What to do - If a line of the data below holds the word "Omar", list it.

====== Listed records

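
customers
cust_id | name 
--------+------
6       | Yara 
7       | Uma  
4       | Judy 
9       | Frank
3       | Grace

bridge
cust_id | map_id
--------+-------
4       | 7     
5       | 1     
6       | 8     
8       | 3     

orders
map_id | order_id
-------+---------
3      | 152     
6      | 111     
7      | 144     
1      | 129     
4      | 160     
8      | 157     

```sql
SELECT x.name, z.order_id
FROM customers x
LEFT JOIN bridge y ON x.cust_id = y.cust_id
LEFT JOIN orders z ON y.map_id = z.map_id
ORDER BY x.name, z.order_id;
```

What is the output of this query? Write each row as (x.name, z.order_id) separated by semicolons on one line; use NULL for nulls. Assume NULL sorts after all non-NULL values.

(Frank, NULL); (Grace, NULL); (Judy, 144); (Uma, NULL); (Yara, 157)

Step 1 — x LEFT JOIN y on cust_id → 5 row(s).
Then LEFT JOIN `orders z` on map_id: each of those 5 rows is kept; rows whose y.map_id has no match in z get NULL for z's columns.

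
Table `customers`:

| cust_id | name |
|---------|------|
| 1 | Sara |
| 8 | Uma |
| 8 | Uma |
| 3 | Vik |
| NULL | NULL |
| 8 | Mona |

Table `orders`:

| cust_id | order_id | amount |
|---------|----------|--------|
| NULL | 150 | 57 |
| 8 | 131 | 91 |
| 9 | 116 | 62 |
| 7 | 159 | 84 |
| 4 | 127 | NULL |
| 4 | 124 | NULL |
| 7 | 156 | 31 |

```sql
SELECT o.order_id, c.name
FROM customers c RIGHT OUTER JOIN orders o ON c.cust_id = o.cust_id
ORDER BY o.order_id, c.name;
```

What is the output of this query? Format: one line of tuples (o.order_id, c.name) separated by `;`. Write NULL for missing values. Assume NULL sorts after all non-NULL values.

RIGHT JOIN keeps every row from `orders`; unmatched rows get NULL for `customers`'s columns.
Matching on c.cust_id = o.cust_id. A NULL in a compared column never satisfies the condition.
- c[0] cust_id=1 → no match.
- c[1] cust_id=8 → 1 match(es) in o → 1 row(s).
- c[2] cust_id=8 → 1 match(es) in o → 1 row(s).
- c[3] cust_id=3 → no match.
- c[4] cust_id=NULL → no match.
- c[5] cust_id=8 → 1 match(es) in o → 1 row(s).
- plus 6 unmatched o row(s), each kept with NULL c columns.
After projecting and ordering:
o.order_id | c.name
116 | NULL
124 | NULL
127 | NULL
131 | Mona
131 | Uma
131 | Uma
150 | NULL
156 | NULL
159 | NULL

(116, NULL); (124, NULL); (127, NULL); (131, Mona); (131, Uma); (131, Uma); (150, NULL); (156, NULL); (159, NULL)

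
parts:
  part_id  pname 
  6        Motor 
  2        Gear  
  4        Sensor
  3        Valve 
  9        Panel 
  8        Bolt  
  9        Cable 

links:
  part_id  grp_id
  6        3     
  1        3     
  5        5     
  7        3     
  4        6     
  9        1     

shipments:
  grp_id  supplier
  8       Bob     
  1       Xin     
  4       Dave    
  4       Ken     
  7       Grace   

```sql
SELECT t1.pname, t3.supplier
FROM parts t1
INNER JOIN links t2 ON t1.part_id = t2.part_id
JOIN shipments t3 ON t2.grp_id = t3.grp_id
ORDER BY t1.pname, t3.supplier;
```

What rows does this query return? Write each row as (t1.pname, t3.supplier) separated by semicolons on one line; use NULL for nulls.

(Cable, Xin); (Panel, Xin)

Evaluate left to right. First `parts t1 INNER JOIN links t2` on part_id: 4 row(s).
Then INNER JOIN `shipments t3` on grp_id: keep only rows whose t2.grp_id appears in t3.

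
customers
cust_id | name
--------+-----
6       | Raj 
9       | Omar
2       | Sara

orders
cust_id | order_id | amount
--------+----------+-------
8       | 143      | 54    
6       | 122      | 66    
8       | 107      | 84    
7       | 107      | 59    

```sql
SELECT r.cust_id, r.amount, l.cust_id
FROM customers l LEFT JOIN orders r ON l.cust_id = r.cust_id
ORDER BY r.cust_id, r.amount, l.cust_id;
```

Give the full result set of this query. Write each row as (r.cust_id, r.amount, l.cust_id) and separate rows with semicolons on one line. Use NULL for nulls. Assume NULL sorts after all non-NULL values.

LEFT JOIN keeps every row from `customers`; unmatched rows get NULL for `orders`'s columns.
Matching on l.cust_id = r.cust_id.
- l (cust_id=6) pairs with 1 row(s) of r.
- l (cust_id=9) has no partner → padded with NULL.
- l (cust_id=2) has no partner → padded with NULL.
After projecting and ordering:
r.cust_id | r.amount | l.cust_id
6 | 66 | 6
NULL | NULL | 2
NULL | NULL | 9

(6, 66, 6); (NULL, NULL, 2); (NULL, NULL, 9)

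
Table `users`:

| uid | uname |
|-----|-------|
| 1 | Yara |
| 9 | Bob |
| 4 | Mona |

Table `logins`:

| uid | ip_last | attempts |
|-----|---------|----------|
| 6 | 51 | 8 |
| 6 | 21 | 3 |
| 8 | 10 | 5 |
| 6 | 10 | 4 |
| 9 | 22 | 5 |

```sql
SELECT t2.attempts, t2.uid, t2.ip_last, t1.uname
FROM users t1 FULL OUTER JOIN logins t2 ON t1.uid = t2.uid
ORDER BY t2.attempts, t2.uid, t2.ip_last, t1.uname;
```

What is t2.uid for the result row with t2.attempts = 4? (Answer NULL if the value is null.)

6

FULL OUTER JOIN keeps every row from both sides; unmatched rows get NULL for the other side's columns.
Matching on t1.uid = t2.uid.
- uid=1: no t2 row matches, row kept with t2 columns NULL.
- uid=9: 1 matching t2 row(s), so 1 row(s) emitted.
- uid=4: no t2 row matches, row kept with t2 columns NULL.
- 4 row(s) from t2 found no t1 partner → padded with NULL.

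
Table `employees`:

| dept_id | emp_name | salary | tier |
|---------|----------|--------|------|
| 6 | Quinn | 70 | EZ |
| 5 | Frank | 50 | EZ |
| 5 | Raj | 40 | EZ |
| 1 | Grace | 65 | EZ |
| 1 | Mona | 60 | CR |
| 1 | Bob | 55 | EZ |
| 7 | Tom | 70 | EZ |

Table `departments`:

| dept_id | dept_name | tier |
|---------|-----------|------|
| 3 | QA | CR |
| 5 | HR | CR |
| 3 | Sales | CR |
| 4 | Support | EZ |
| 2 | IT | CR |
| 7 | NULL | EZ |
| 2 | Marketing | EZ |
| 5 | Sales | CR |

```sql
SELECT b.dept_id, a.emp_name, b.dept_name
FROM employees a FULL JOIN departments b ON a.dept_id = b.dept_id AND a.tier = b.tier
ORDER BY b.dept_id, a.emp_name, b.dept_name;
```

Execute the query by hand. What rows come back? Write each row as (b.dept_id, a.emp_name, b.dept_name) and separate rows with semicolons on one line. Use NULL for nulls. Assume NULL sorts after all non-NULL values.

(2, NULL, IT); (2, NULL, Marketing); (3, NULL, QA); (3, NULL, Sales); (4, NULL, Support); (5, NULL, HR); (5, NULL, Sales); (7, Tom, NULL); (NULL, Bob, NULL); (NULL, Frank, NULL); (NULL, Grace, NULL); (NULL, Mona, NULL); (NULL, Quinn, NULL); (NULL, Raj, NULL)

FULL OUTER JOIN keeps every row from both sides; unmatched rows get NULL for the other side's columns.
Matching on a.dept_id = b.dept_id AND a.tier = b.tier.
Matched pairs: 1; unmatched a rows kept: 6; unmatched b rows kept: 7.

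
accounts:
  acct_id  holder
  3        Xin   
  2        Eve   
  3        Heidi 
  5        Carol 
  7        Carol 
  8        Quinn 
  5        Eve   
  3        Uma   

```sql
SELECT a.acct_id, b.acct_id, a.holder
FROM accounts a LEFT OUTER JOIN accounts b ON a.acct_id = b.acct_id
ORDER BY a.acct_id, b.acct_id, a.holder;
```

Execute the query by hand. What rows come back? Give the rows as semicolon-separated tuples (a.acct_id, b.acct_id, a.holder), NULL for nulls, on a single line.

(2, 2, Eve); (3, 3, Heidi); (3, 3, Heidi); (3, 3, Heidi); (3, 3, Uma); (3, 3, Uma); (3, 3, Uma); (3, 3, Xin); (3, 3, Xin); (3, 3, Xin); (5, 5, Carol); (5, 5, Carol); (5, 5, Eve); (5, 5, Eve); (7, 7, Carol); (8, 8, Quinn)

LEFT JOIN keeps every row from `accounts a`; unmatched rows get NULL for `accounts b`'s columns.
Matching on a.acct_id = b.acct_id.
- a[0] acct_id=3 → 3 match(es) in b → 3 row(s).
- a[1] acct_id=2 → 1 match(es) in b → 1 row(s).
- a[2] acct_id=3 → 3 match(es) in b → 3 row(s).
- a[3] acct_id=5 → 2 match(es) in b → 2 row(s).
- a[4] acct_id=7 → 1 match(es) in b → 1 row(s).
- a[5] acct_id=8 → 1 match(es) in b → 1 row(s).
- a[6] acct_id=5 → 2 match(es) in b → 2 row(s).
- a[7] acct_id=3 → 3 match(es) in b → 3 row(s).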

============
====== Listed records

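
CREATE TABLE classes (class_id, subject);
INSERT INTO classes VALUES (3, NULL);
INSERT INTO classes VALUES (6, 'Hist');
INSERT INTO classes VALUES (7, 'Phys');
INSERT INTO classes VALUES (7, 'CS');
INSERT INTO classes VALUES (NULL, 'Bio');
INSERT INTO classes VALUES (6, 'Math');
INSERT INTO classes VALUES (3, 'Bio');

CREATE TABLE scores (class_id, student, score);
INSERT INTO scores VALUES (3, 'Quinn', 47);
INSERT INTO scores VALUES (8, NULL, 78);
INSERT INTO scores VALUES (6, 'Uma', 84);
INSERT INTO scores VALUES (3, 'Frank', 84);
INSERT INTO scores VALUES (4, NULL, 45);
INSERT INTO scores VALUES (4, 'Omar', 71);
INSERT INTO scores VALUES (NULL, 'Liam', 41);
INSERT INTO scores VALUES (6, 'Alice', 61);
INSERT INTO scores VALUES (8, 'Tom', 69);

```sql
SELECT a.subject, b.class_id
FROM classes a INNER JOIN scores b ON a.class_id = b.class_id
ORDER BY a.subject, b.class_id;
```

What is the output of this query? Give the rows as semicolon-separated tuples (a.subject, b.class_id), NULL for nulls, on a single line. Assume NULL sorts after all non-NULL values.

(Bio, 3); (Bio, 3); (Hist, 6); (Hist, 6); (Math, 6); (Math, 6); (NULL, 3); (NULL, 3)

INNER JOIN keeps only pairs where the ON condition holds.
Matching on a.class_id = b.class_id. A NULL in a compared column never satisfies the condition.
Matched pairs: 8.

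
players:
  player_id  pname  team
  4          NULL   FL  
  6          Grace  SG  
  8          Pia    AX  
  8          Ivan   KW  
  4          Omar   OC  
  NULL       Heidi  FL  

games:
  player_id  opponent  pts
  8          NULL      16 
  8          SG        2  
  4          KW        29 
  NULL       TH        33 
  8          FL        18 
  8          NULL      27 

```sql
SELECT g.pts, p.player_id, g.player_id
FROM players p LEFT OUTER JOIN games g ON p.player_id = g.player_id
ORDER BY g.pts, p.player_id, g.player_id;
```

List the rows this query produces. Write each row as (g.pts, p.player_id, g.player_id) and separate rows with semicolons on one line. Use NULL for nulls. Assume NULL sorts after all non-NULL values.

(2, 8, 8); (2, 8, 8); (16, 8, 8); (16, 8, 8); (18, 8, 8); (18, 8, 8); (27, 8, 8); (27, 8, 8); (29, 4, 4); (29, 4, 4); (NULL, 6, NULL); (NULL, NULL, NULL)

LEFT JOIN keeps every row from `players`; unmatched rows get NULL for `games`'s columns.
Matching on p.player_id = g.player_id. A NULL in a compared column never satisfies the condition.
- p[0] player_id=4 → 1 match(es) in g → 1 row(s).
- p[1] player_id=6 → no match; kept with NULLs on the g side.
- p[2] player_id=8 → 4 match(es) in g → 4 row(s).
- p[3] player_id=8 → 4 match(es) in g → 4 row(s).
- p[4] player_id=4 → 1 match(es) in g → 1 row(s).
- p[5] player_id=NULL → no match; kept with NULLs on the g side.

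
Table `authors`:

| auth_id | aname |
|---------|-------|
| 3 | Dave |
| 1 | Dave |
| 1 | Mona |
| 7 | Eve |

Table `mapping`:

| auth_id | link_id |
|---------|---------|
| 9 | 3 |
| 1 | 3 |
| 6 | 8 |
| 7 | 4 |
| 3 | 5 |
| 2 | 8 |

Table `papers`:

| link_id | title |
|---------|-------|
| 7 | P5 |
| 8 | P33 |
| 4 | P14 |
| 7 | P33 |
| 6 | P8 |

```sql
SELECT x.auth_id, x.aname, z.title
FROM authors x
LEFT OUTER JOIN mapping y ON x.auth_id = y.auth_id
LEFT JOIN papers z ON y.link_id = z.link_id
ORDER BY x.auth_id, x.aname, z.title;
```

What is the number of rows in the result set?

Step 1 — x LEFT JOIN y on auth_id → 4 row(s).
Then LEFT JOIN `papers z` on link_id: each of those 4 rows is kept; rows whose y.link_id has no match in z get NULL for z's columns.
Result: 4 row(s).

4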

============

Completed task -
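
9       | Omar
INSERT INTO scores VALUES (4, 'Omar', 71);
  4          Omar   OC  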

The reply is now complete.